I would like the listing below retyped exactly, line by line.

Dataset records START

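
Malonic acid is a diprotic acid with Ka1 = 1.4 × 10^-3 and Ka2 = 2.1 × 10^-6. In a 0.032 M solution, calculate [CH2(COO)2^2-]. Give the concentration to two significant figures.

First ionization gives [H+] ≈ [CH2(COOH)COO-] = 6.03 × 10^-3 M.
Second step: Ka2 = [H+][CH2(COO)2^2-]/[CH2(COOH)COO-] ≈ [CH2(COO)2^2-] (since [H+] ≈ [CH2(COOH)COO-]).
So [CH2(COO)2^2-] ≈ Ka2.

2.1 × 10^-6 M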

Dataset records END

■ **Expected answer**
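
Malonic acid is a diprotic acid with Ka1 = 1.4 × 10^-3 and Ka2 = 2.1 × 10^-6. In a 0.032 M solution, calculate [CH2(COO)2^2-]. Give the concentration to two significant figures.

First ionization gives [H+] ≈ [CH2(COOH)COO-] = 6.03 × 10^-3 M.
Second step: Ka2 = [H+][CH2(COO)2^2-]/[CH2(COOH)COO-] ≈ [CH2(COO)2^2-] (since [H+] ≈ [CH2(COOH)COO-]).
So [CH2(COO)2^2-] ≈ Ka2.

2.1 × 10^-6 M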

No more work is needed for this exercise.